• **TASK TO COMPLETE**
Each record that follows should be transcribed word for word.

• **MATERIAL PROVIDED**
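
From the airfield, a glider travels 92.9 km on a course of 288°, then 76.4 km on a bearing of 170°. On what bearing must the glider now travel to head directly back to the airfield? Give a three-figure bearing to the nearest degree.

Leg 1 (288°, 92.9 km): east 92.9 sin 288° = -88.35, north 92.9 cos 288° = 28.71
Leg 2 (170°, 76.4 km): east 76.4 sin 170° = 13.27, north 76.4 cos 170° = -75.24
Net displacement: -75.09 east, -46.53 north. Direction back to start is (75.09, 46.53): bearing = atan2(75.09, 46.53) mod 360° = 58.21° ≈ 058°.

058°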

• **EXERCISE RESULT**
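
From the airfield, a glider travels 92.9 km on a course of 288°, then 76.4 km on a bearing of 170°. On what bearing must the glider now travel to head directly back to the airfield? Give a three-figure bearing to the nearest degree.

Leg 1 (288°, 92.9 km): east 92.9 sin 288° = -88.35, north 92.9 cos 288° = 28.71
Leg 2 (170°, 76.4 km): east 76.4 sin 170° = 13.27, north 76.4 cos 170° = -75.24
Net displacement: -75.09 east, -46.53 north. Direction back to start is (75.09, 46.53): bearing = atan2(75.09, 46.53) mod 360° = 58.21° ≈ 058°.

058°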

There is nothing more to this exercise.